Within these entries, which lines include the string "second"? Copy each one.

Items from a data source:
·····
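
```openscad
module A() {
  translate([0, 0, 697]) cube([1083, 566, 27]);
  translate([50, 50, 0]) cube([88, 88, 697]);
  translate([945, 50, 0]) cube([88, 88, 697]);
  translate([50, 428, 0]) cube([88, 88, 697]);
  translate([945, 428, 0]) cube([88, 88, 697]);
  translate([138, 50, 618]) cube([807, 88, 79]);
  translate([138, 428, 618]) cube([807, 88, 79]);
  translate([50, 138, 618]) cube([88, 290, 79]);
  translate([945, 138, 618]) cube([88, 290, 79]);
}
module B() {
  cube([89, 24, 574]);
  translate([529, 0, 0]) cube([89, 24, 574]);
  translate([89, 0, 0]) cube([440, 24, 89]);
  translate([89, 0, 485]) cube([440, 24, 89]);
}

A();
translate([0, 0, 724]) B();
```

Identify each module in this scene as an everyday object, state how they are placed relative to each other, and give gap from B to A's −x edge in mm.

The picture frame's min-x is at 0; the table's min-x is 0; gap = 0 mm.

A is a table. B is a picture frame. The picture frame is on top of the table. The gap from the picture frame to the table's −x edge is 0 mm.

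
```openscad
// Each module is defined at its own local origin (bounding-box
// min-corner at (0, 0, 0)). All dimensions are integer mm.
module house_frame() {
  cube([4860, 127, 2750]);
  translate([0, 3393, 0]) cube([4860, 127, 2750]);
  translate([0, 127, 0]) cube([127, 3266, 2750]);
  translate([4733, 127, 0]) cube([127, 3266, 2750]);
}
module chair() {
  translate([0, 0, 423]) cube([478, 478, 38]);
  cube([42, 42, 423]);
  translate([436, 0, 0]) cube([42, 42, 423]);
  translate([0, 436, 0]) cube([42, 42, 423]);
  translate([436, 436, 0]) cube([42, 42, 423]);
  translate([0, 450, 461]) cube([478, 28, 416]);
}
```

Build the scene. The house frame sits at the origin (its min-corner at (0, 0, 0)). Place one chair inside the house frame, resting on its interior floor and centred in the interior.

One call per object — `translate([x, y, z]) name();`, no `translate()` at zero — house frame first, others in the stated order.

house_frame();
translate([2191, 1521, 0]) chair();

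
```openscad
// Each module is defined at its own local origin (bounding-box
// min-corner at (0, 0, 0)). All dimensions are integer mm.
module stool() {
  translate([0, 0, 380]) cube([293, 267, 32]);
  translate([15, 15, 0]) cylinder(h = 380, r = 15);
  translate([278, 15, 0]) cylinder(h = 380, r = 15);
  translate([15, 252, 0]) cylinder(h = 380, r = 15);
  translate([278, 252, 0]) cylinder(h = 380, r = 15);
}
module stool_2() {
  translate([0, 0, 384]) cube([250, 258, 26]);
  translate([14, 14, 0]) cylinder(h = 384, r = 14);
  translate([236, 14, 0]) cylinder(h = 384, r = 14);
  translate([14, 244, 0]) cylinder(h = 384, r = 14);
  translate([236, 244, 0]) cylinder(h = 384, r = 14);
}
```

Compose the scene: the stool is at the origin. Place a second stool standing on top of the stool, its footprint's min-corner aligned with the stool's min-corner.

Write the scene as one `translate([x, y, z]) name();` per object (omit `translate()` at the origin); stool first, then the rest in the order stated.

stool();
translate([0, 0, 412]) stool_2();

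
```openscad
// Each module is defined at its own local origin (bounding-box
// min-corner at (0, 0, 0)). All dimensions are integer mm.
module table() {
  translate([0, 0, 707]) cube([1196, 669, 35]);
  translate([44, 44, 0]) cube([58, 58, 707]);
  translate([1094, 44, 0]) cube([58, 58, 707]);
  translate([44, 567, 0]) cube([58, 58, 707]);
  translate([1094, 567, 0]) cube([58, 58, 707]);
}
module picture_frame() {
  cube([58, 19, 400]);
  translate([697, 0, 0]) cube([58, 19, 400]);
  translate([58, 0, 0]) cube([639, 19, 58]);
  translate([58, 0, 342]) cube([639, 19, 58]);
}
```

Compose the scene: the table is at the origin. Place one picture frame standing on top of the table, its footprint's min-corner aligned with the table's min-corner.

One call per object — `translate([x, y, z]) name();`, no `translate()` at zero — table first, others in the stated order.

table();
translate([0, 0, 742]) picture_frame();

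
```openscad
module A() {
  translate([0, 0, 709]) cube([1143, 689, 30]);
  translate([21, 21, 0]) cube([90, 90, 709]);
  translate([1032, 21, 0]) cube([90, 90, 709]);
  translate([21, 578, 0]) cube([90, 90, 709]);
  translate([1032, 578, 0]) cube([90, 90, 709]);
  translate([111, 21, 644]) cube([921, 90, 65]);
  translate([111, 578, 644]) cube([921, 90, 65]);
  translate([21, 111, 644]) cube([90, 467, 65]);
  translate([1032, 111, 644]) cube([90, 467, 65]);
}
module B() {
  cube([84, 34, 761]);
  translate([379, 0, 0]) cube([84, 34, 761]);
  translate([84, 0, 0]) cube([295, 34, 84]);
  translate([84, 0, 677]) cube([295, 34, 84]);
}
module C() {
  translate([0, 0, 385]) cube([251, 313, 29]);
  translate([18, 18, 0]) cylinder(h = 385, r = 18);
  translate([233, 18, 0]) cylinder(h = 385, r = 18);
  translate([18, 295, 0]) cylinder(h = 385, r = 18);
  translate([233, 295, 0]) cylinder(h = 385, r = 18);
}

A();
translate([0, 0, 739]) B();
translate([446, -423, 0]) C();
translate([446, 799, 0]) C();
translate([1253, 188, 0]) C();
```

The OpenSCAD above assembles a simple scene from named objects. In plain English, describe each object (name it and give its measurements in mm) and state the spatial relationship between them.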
·····
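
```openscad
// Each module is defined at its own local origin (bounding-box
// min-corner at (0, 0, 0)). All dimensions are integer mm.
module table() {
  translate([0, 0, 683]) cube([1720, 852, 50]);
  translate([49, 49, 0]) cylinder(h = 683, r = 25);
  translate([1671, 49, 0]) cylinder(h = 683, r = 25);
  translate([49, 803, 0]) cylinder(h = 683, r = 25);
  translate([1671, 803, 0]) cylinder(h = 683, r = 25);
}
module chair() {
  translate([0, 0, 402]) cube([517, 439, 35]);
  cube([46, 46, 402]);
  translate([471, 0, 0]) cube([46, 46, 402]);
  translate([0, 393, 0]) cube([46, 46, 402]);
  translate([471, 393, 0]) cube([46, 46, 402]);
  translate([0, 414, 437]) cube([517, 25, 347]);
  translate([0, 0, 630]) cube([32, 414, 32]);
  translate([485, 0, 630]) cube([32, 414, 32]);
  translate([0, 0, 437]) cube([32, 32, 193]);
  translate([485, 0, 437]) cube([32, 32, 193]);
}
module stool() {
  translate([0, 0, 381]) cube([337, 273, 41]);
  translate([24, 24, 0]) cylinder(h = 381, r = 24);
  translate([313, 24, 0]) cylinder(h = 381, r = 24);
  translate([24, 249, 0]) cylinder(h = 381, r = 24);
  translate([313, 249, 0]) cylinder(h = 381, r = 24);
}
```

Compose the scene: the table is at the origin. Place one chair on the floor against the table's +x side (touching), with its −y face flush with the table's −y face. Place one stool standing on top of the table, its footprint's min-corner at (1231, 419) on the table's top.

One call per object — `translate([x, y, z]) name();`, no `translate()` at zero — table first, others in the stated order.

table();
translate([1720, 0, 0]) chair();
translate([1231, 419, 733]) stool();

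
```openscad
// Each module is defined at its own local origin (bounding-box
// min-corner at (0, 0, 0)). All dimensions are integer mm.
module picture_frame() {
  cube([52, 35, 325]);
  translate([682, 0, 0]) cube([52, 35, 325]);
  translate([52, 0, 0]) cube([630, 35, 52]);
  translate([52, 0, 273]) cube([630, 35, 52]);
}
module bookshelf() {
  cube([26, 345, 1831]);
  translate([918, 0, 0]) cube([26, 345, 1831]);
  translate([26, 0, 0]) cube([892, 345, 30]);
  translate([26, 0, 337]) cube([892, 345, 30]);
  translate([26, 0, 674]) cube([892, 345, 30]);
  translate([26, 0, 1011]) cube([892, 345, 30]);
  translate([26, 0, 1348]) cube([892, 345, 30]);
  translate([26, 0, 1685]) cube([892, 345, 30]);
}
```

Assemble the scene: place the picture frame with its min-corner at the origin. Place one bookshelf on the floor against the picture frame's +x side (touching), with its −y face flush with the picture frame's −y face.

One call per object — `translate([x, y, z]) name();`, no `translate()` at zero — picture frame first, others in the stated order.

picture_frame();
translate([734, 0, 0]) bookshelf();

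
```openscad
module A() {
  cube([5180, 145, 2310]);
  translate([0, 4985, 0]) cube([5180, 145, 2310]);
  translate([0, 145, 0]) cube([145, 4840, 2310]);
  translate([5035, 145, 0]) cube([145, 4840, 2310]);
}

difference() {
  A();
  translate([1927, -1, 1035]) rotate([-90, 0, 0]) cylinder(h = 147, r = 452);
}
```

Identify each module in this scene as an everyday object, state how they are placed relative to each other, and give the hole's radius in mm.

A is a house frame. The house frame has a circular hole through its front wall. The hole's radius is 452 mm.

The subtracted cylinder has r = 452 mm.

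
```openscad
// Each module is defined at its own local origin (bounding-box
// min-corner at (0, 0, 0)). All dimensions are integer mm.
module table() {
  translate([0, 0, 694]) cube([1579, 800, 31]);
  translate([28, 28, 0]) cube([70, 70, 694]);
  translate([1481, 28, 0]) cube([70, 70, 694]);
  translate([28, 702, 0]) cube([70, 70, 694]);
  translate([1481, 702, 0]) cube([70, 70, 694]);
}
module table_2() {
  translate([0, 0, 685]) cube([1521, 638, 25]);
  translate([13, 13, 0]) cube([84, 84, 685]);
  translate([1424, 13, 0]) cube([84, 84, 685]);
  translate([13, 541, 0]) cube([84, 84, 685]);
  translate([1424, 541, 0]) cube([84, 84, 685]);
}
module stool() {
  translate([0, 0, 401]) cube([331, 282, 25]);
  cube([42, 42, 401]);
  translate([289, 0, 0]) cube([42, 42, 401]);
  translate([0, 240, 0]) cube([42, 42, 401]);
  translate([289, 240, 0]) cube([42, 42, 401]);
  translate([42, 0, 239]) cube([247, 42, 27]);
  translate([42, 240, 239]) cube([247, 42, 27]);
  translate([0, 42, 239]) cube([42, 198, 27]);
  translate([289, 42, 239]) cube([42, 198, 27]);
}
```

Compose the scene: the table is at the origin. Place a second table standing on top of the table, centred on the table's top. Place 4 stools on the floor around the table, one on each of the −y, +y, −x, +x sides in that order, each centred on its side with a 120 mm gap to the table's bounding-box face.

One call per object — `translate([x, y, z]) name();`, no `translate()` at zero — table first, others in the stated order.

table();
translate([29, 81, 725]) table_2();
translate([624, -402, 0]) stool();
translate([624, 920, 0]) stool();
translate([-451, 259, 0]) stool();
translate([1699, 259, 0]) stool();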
·····
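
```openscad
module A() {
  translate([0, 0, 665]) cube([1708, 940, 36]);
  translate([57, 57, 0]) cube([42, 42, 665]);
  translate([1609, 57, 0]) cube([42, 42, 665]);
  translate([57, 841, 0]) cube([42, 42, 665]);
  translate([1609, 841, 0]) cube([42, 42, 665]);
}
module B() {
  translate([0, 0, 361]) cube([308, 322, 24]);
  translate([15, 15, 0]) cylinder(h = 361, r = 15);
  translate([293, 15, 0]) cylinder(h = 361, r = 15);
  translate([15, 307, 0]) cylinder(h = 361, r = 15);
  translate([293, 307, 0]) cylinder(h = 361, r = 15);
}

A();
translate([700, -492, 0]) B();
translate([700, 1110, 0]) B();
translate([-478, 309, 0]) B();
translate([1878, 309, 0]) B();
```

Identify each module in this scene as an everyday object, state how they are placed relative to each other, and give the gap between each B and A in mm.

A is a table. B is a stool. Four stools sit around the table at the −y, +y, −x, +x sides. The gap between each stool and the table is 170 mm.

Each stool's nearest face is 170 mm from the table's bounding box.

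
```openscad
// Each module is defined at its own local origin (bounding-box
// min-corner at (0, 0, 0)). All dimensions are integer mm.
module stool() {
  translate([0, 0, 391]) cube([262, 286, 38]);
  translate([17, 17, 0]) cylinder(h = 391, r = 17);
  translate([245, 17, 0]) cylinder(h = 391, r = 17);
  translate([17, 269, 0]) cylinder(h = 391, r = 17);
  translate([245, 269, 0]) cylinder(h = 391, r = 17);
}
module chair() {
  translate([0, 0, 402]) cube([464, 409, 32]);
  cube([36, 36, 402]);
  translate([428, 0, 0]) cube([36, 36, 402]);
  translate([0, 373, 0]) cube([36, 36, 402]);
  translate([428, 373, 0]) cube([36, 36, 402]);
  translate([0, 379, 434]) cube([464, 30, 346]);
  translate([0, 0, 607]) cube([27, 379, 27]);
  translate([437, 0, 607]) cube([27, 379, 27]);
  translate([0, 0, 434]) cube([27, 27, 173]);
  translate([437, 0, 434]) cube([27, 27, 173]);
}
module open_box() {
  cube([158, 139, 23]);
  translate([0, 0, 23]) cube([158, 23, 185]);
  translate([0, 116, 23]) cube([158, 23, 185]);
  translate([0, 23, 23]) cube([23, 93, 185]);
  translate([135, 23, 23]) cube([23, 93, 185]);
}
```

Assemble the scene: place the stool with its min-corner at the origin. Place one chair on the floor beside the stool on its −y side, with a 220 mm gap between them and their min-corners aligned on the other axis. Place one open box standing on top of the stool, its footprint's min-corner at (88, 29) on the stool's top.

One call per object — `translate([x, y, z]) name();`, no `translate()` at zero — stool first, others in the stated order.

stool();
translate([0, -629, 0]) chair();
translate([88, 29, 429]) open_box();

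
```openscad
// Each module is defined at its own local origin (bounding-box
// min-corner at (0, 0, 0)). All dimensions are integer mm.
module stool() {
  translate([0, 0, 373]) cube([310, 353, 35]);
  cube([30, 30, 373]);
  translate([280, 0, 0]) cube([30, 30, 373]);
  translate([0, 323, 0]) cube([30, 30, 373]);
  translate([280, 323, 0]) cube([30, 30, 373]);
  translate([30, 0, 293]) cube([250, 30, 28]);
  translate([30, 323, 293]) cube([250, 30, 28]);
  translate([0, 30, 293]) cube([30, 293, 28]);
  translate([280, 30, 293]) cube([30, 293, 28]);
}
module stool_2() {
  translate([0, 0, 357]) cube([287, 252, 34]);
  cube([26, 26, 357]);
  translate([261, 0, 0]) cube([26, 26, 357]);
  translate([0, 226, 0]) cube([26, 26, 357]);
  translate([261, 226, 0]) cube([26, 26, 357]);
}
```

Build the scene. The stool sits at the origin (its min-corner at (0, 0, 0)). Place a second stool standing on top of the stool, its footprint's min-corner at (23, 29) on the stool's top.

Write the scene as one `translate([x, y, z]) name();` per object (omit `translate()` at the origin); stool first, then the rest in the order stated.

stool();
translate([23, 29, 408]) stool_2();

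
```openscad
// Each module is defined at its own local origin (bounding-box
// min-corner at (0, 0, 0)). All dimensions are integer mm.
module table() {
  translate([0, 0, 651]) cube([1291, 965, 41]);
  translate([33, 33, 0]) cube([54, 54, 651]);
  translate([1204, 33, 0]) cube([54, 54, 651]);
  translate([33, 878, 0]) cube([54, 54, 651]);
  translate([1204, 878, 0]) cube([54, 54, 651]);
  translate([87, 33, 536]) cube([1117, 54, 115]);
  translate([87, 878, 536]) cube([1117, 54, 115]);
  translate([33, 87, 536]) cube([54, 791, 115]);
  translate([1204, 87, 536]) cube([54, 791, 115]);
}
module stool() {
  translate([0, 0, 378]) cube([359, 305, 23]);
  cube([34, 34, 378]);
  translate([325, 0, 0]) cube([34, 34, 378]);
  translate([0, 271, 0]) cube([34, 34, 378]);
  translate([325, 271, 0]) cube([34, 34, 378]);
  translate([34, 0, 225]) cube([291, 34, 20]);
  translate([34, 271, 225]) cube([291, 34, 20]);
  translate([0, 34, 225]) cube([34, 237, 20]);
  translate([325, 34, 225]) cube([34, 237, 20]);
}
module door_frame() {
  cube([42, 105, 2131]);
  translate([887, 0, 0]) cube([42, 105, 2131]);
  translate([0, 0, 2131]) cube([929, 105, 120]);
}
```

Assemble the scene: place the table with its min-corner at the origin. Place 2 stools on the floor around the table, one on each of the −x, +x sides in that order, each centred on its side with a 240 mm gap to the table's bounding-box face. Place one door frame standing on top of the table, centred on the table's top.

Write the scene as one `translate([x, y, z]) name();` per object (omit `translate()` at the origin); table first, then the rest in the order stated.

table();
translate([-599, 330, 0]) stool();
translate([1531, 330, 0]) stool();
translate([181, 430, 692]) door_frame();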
·····
● RESULT OF THIS EXERCISE:
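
Compose the scene: the stool is at the origin. Place a second stool standing on top of the stool, its footprint's min-corner aligned with the stool's min-corner.
Compose the scene: the table is at the origin. Place a second table standing on top of the table, centred on the table's top. Place 4 stools on the floor around the table, one on each of the −y, +y, −x, +x sides in that order, each centred on its side with a 120 mm gap to the table's bounding-box face.
Build the scene. The stool sits at the origin (its min-corner at (0, 0, 0)). Place a second stool standing on top of the stool, its footprint's min-corner at (23, 29) on the stool's top.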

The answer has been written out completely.